Task details: Print the first line of the data below and every one after it, through the line containing "Justification rules: (1)", exactly as written.

The data:
━━━━

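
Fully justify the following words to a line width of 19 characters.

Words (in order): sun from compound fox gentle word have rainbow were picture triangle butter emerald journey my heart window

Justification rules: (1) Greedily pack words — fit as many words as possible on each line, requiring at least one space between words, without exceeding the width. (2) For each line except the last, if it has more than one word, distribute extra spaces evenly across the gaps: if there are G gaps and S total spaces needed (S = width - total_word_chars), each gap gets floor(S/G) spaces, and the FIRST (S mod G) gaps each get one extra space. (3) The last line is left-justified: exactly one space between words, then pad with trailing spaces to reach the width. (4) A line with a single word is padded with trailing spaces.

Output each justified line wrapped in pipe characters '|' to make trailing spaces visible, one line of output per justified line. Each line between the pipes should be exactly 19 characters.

Line 1: ['sun', 'from', 'compound'] (min_width=17, slack=2)
Line 2: ['fox', 'gentle', 'word'] (min_width=15, slack=4)
Line 3: ['have', 'rainbow', 'were'] (min_width=17, slack=2)
Line 4: ['picture', 'triangle'] (min_width=16, slack=3)
Line 5: ['butter', 'emerald'] (min_width=14, slack=5)
Line 6: ['journey', 'my', 'heart'] (min_width=16, slack=3)
Line 7: ['window'] (min_width=6, slack=13)

Answer: |sun  from  compound|
|fox   gentle   word|
|have  rainbow  were|
|picture    triangle|
|butter      emerald|
|journey   my  heart|
|window             |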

━━━━

Written solution:
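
Fully justify the following words to a line width of 19 characters.

Words (in order): sun from compound fox gentle word have rainbow were picture triangle butter emerald journey my heart window

Justification rules: (1) Greedily pack words — fit as many words as possible on each line, requiring at least one space between words, without exceeding the width. (2) For each line except the last, if it has more than one word, distribute extra spaces evenly across the gaps: if there are G gaps and S total spaces needed (S = width - total_word_chars), each gap gets floor(S/G) spaces, and the FIRST (S mod G) gaps each get one extra space. (3) The last line is left-justified: exactly one space between words, then pad with trailing spaces to reach the width. (4) A line with a single word is padded with trailing spaces.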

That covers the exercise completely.